Aim of the task: Find how many lines of the entries contain the word "Master", then report that figure alone.

------------------------------------

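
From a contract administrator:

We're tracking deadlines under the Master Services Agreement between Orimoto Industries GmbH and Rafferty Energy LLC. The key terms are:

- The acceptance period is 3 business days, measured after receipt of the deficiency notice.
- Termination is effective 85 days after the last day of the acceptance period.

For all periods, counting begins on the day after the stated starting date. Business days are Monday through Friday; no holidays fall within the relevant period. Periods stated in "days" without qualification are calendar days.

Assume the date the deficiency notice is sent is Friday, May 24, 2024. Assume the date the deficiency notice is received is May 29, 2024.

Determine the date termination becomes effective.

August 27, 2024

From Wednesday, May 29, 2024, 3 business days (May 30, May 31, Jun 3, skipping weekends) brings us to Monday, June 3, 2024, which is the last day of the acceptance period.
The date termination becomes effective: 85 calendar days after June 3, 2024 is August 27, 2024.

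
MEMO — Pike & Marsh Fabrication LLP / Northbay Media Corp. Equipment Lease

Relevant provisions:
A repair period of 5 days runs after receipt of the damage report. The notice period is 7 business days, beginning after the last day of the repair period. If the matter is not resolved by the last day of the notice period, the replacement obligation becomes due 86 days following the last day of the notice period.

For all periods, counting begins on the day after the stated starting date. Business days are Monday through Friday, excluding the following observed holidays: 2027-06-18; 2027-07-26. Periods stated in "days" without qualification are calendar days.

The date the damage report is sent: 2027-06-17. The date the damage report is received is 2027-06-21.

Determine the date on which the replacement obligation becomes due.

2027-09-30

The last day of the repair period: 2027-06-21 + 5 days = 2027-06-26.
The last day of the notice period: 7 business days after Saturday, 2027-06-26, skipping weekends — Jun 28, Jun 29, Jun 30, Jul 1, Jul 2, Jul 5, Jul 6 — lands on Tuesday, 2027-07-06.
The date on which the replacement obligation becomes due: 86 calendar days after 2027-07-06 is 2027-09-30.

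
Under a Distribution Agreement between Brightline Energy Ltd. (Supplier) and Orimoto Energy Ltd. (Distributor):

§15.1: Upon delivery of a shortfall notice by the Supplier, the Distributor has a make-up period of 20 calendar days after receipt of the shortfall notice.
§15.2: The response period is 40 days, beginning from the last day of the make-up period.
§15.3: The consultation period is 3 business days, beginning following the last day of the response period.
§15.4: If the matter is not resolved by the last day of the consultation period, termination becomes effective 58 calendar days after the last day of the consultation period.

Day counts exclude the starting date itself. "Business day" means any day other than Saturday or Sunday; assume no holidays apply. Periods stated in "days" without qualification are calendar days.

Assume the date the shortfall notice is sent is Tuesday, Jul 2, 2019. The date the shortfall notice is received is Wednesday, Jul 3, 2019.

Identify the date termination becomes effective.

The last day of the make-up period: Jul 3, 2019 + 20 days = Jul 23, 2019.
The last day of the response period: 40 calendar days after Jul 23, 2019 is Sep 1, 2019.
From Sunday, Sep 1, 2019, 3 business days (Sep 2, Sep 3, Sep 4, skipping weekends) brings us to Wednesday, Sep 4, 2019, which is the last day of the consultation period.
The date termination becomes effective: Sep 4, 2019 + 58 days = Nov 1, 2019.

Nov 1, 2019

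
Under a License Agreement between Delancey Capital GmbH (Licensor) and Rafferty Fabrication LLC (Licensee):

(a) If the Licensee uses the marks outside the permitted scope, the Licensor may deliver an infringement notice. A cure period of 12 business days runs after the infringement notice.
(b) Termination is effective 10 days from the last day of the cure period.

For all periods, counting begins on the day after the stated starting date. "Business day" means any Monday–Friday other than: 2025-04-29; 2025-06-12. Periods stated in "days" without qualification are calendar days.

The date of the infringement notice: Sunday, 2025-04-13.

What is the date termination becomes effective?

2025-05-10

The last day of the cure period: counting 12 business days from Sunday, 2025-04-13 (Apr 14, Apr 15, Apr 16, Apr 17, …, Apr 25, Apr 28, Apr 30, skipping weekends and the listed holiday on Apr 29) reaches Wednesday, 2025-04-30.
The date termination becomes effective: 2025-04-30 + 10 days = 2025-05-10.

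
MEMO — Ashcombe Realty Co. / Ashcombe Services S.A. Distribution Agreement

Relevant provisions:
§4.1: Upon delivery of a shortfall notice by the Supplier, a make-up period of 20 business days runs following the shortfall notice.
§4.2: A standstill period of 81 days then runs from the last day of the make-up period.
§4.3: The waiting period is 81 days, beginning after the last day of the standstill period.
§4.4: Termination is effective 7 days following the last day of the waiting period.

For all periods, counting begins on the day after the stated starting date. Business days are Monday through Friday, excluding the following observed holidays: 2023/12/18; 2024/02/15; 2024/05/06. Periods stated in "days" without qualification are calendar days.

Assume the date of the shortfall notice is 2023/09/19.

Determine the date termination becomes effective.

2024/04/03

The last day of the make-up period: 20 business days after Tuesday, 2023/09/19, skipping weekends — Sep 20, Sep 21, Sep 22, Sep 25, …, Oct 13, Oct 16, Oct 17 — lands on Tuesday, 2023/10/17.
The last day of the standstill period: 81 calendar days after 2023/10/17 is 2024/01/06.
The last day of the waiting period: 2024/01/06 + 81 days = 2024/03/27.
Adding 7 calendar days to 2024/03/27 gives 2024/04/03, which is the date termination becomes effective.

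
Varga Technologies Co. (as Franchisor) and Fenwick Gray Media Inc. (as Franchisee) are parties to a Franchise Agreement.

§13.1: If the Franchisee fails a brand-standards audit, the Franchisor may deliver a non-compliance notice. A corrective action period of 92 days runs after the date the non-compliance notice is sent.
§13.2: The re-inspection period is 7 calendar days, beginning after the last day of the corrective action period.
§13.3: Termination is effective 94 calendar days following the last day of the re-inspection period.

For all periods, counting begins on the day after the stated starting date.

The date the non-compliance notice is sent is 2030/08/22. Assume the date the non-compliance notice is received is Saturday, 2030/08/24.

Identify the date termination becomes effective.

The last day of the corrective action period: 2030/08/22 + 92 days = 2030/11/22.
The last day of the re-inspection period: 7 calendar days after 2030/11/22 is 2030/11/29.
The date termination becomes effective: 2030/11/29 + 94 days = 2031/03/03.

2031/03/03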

------------------------------------

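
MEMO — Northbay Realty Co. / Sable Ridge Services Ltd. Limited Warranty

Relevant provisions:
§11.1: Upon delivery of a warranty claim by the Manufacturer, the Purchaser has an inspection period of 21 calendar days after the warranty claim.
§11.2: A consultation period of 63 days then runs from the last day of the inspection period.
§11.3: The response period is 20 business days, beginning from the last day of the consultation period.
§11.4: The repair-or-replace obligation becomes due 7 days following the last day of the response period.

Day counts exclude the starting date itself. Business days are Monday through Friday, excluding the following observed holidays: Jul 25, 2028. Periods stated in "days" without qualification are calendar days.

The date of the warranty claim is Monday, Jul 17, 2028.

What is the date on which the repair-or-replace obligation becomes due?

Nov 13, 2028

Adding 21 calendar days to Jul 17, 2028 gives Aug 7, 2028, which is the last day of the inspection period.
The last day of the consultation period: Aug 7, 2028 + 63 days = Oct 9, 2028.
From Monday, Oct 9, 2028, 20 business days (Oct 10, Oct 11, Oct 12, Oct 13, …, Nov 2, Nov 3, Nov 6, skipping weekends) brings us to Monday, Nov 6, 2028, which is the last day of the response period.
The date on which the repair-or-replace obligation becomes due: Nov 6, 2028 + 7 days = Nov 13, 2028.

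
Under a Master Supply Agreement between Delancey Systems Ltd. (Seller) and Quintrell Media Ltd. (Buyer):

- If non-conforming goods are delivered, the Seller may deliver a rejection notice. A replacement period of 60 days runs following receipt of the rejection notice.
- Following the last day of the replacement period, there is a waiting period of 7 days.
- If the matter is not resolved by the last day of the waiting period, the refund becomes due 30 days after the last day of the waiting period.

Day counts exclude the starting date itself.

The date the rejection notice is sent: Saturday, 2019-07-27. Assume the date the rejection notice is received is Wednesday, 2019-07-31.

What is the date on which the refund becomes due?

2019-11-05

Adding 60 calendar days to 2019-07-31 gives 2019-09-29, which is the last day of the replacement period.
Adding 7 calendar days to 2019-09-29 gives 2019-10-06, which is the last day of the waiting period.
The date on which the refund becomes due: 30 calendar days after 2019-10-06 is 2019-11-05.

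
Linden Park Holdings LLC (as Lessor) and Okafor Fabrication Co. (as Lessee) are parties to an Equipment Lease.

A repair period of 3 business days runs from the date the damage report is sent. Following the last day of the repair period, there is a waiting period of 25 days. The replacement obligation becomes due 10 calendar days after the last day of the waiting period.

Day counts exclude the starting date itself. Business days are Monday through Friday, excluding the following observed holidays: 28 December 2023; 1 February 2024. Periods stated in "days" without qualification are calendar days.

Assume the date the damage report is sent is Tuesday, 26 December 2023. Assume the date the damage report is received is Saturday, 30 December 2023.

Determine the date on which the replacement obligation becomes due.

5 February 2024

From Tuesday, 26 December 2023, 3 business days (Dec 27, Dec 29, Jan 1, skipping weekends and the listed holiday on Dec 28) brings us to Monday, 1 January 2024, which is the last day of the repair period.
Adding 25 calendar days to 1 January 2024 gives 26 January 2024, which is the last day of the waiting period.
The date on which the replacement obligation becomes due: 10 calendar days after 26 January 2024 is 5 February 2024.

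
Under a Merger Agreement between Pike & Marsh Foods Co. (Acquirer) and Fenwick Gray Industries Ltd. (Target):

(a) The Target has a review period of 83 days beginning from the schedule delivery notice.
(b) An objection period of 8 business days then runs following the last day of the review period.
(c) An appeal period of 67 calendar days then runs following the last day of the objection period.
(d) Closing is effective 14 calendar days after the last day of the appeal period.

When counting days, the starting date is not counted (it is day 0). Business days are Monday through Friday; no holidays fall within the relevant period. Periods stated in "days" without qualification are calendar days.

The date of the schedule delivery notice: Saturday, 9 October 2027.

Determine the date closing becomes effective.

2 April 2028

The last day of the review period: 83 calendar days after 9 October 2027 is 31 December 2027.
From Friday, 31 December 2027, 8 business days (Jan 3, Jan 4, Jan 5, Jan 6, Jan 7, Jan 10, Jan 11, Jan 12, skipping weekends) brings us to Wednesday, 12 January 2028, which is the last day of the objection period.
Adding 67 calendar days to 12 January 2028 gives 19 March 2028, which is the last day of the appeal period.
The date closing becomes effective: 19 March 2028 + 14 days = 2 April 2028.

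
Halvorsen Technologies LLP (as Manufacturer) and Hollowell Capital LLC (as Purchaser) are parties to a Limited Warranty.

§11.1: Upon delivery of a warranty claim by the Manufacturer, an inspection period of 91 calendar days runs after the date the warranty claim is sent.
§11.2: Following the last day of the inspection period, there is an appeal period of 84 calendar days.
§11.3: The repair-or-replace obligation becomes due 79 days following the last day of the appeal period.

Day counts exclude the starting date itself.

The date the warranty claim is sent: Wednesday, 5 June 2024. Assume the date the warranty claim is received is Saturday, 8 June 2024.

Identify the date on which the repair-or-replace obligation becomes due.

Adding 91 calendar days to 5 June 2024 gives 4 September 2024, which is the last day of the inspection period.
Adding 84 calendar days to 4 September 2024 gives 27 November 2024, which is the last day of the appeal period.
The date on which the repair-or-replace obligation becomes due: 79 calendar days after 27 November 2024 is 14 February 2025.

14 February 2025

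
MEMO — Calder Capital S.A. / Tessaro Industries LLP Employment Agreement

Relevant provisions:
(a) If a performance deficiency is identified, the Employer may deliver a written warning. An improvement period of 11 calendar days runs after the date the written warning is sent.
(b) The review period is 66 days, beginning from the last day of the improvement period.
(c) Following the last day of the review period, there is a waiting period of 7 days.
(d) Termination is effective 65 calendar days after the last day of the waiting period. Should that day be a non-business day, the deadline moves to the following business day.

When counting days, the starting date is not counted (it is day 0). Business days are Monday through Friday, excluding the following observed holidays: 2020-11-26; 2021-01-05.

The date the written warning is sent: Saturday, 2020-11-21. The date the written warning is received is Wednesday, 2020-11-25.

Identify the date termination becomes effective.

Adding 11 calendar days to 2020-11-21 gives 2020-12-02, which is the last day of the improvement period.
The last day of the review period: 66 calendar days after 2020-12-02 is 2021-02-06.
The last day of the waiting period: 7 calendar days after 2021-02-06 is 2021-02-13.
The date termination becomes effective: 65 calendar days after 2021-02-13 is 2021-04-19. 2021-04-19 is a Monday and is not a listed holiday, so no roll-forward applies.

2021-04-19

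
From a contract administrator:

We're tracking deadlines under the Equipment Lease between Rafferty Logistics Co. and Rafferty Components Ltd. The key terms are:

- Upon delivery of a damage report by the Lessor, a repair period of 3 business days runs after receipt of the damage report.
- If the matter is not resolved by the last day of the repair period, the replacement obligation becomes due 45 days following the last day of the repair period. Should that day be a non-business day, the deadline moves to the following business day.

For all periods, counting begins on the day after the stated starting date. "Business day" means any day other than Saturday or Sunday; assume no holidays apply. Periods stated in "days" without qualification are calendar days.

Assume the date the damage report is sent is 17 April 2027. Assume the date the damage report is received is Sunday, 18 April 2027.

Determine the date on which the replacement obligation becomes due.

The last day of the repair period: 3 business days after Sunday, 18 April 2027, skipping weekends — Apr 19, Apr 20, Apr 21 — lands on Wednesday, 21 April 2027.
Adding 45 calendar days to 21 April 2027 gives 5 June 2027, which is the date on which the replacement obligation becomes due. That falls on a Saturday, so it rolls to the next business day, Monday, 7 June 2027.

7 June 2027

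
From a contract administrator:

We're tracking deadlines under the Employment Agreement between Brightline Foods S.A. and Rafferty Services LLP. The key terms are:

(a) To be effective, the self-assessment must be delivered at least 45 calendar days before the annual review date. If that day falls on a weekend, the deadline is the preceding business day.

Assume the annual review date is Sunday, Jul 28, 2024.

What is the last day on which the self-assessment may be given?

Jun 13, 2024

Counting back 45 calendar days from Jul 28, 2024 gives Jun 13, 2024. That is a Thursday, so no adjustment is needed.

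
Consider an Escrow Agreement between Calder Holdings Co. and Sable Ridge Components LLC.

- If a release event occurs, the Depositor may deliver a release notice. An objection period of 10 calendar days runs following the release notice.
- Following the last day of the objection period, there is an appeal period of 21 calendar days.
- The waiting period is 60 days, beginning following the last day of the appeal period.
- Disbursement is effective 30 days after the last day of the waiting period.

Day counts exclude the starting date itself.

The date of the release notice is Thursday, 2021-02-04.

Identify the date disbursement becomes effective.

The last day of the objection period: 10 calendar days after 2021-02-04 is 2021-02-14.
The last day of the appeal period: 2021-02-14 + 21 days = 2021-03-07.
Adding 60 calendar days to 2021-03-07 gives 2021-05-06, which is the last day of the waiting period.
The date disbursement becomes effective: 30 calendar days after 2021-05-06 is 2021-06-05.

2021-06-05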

------------------------------------

Expected answer: 2